■ What is expected: Could the lines from the one containing "Suppose Priya allocates" through the end of the material below be returned exactly, with nothing else?

■ Provided material:
======
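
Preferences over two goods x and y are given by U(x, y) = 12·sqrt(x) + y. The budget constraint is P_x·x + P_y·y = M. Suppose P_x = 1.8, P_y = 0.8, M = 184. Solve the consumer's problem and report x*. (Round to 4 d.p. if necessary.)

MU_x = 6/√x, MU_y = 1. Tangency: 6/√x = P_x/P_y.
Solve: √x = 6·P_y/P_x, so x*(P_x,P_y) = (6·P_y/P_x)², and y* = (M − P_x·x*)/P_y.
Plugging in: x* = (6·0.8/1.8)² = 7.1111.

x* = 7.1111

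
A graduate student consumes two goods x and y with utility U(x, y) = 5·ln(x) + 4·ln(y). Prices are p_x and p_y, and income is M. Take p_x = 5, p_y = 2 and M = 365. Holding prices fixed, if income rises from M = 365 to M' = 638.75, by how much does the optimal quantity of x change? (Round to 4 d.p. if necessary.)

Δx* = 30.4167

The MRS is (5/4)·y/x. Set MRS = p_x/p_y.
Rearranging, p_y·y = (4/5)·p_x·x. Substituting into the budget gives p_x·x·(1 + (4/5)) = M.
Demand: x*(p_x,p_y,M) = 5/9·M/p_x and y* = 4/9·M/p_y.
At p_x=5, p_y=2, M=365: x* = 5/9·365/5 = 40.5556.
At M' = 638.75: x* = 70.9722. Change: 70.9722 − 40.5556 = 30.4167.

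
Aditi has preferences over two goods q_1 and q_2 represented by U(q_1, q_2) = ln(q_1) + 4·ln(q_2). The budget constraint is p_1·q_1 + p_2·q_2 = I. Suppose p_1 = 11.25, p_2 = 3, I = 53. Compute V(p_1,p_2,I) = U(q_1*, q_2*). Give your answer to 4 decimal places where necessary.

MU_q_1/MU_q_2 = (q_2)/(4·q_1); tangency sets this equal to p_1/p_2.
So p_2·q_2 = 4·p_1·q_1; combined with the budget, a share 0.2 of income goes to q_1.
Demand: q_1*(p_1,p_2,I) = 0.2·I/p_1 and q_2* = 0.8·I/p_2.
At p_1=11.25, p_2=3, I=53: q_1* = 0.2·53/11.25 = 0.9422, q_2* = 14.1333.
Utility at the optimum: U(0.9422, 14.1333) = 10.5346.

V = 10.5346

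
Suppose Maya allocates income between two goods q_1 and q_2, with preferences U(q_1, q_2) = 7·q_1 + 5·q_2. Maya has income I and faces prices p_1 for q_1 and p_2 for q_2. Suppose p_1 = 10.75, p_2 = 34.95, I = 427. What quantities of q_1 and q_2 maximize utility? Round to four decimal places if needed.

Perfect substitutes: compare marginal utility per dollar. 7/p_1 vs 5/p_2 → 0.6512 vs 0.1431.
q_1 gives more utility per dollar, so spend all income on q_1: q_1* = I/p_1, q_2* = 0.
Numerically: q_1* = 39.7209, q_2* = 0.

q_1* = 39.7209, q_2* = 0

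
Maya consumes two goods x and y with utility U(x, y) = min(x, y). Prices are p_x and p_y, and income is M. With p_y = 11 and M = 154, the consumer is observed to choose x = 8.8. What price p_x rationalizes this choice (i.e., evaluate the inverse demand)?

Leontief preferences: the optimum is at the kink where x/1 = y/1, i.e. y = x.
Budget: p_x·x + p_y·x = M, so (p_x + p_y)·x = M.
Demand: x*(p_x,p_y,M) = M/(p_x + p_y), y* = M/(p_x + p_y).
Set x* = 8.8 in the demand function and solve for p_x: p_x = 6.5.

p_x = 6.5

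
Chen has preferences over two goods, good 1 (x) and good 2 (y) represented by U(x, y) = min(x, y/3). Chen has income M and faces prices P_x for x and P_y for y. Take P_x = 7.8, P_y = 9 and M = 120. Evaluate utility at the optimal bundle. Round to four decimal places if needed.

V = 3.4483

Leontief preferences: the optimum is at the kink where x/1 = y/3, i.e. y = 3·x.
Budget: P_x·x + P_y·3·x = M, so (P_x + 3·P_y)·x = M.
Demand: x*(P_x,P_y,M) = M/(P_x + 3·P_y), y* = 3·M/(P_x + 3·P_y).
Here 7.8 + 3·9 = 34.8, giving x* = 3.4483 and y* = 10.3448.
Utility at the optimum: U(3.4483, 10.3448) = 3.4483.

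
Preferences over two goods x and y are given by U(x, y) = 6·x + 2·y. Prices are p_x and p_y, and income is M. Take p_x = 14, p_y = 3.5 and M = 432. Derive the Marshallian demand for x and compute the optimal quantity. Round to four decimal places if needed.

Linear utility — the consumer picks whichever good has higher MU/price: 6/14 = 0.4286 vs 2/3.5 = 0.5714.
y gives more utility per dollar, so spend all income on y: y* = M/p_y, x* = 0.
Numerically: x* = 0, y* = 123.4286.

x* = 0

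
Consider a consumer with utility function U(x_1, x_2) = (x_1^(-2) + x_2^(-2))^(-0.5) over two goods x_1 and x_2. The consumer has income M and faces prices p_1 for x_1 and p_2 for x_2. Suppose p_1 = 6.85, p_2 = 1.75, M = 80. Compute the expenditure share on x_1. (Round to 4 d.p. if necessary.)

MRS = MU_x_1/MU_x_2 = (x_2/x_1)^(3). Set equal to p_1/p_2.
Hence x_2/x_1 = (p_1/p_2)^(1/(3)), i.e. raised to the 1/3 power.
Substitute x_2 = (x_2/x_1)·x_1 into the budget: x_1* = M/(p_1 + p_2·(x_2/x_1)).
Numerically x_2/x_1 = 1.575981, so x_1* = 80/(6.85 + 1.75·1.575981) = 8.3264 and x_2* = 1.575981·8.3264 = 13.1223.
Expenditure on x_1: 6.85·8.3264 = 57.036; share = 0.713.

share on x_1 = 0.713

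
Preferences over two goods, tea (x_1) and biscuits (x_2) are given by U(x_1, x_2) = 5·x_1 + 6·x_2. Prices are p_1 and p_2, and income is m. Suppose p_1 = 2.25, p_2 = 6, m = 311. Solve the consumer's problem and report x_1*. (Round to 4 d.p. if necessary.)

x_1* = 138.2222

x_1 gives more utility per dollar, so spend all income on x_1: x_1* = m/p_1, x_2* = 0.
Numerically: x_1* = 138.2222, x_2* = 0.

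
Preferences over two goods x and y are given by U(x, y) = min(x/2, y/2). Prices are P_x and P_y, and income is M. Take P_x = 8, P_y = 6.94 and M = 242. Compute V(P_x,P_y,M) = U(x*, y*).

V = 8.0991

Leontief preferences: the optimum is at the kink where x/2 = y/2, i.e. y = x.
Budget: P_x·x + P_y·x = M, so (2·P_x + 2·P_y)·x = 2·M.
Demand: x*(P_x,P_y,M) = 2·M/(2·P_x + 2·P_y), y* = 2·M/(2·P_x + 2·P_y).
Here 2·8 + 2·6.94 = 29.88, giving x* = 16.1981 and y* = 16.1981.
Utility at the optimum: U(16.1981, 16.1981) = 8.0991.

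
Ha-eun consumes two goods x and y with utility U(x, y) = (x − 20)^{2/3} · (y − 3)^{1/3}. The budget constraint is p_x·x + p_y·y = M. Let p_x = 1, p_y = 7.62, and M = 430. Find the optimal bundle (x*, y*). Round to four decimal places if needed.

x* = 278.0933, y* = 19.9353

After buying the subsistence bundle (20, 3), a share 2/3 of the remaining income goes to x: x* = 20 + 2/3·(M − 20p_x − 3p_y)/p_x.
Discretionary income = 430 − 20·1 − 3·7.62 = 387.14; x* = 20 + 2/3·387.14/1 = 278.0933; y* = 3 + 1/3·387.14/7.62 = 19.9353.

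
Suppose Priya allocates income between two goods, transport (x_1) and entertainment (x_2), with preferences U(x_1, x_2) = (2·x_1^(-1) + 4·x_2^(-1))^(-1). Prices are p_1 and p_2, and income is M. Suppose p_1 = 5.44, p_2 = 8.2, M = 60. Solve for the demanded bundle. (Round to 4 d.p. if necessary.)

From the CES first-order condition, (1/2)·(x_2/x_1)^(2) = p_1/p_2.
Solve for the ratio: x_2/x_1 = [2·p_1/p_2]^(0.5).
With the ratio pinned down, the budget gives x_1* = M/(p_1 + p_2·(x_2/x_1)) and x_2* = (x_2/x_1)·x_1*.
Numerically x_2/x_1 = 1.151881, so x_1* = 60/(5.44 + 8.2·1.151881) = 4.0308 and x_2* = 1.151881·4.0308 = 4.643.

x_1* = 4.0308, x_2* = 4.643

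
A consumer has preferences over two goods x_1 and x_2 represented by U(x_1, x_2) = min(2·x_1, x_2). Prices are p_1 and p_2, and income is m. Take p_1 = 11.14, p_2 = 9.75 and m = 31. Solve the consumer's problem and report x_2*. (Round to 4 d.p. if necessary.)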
======
■ Response to this task:
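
Suppose Priya allocates income between two goods, transport (x_1) and entertainment (x_2), with preferences U(x_1, x_2) = (2·x_1^(-1) + 4·x_2^(-1))^(-1). Prices are p_1 and p_2, and income is M. Suppose p_1 = 5.44, p_2 = 8.2, M = 60. Solve for the demanded bundle. (Round to 4 d.p. if necessary.)

From the CES first-order condition, (1/2)·(x_2/x_1)^(2) = p_1/p_2.
Solve for the ratio: x_2/x_1 = [2·p_1/p_2]^(0.5).
With the ratio pinned down, the budget gives x_1* = M/(p_1 + p_2·(x_2/x_1)) and x_2* = (x_2/x_1)·x_1*.
Numerically x_2/x_1 = 1.151881, so x_1* = 60/(5.44 + 8.2·1.151881) = 4.0308 and x_2* = 1.151881·4.0308 = 4.643.

x_1* = 4.0308, x_2* = 4.643

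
A consumer has preferences over two goods x_1 and x_2 represented by U(x_1, x_2) = min(2·x_1, x_2). Prices are p_1 and p_2, and income is m. Take p_1 = 11.14, p_2 = 9.75 and m = 31. Solve the consumer's problem and report x_2*. (Round to 4 d.p. if necessary.)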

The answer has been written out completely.